What you need to do: Below are entries; print them exactly from the first line through the one containing "Answer: 70436".

Stored items:
*** Block opens ***
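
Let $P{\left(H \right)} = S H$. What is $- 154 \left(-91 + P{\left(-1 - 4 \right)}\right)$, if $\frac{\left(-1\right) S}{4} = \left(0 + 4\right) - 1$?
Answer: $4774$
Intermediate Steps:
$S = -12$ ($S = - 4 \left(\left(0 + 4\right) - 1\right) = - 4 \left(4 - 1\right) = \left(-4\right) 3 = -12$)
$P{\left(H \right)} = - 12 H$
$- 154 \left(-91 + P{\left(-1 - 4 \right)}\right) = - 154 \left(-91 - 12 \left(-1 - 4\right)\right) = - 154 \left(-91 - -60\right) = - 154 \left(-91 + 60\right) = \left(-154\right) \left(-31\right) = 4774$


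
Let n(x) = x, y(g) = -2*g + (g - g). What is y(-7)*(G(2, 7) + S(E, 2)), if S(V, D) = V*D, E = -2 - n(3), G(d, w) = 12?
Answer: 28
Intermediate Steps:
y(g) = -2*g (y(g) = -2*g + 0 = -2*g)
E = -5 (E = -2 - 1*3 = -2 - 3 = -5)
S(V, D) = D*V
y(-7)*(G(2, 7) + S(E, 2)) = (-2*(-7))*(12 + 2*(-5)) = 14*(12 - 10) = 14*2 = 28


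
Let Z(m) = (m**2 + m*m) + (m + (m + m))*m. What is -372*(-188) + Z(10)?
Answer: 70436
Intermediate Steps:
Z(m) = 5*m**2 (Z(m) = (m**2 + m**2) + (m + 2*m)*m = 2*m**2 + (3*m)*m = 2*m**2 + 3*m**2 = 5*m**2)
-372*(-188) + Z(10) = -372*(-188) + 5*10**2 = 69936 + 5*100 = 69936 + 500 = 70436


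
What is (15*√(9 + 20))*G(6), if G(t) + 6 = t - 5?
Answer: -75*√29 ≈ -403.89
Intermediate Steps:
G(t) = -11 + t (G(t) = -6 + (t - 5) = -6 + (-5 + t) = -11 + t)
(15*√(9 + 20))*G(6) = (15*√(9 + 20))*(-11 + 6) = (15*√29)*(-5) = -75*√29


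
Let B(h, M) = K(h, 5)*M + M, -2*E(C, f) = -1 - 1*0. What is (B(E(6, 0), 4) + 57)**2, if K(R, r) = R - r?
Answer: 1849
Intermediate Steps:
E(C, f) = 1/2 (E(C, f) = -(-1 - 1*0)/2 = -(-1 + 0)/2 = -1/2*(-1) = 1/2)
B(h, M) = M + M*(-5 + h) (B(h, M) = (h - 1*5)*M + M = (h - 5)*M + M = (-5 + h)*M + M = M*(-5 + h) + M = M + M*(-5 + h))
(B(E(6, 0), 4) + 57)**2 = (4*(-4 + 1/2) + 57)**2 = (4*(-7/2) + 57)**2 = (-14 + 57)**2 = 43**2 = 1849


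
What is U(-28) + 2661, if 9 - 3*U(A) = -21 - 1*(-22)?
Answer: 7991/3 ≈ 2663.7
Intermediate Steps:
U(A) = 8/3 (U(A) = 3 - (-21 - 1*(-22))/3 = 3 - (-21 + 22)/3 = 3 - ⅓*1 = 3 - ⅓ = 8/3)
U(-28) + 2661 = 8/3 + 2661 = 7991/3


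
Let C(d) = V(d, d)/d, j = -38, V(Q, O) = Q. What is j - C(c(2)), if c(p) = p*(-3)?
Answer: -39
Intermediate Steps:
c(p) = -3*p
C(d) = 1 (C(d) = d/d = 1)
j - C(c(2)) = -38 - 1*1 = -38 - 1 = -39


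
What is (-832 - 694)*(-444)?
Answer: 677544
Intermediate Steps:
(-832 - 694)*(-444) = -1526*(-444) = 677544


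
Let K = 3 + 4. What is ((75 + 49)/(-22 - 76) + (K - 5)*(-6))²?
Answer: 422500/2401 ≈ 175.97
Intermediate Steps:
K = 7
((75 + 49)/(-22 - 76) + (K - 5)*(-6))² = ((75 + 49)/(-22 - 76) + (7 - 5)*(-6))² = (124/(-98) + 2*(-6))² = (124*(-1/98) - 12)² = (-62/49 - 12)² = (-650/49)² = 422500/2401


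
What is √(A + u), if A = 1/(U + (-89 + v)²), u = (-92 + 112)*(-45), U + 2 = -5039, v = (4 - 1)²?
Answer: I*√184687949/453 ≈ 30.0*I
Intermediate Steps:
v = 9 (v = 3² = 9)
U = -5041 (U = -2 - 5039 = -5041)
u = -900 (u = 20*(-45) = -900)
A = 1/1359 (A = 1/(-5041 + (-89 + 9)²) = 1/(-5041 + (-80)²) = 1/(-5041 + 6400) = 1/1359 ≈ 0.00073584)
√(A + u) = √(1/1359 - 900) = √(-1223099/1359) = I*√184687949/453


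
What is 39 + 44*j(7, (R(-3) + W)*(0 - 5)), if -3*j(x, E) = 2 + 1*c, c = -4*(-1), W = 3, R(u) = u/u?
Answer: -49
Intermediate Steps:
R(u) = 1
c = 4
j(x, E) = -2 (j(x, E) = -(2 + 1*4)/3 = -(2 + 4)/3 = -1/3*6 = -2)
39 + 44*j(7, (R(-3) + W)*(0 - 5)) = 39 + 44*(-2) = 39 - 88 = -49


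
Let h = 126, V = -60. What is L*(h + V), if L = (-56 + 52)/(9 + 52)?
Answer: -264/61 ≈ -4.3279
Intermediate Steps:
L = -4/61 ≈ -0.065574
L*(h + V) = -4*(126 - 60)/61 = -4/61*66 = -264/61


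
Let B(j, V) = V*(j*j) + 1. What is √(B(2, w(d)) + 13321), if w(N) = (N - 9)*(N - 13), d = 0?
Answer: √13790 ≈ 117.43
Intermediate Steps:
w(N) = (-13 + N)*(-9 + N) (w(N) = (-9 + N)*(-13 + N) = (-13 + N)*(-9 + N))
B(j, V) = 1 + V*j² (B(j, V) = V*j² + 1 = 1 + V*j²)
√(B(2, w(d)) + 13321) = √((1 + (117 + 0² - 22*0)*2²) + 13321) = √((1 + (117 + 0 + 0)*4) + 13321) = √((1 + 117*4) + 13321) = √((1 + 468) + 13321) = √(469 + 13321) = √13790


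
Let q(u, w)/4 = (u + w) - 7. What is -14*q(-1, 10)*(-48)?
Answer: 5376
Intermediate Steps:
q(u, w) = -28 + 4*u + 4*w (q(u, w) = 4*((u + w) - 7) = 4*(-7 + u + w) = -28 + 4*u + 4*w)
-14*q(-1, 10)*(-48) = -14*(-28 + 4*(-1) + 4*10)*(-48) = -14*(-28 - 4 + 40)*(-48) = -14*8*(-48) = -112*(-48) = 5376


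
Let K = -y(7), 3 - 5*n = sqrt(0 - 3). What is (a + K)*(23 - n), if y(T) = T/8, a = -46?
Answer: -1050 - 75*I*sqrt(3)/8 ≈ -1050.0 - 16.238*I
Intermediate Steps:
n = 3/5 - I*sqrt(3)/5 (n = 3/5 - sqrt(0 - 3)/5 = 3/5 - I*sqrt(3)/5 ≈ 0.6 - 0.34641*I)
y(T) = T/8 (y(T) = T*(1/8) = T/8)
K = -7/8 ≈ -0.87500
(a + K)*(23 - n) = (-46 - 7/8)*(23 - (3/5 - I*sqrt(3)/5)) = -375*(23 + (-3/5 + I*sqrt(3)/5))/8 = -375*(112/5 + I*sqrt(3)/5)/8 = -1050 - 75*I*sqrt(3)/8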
*** Block closes ***
Result:
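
Let $P{\left(H \right)} = S H$. What is $- 154 \left(-91 + P{\left(-1 - 4 \right)}\right)$, if $\frac{\left(-1\right) S}{4} = \left(0 + 4\right) - 1$?
Answer: $4774$
Intermediate Steps:
$S = -12$ ($S = - 4 \left(\left(0 + 4\right) - 1\right) = - 4 \left(4 - 1\right) = \left(-4\right) 3 = -12$)
$P{\left(H \right)} = - 12 H$
$- 154 \left(-91 + P{\left(-1 - 4 \right)}\right) = - 154 \left(-91 - 12 \left(-1 - 4\right)\right) = - 154 \left(-91 - -60\right) = - 154 \left(-91 + 60\right) = \left(-154\right) \left(-31\right) = 4774$


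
Let n(x) = x, y(g) = -2*g + (g - g). What is y(-7)*(G(2, 7) + S(E, 2)), if S(V, D) = V*D, E = -2 - n(3), G(d, w) = 12?
Answer: 28
Intermediate Steps:
y(g) = -2*g (y(g) = -2*g + 0 = -2*g)
E = -5 (E = -2 - 1*3 = -2 - 3 = -5)
S(V, D) = D*V
y(-7)*(G(2, 7) + S(E, 2)) = (-2*(-7))*(12 + 2*(-5)) = 14*(12 - 10) = 14*2 = 28


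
Let Z(m) = (m**2 + m*m) + (m + (m + m))*m. What is -372*(-188) + Z(10)?
Answer: 70436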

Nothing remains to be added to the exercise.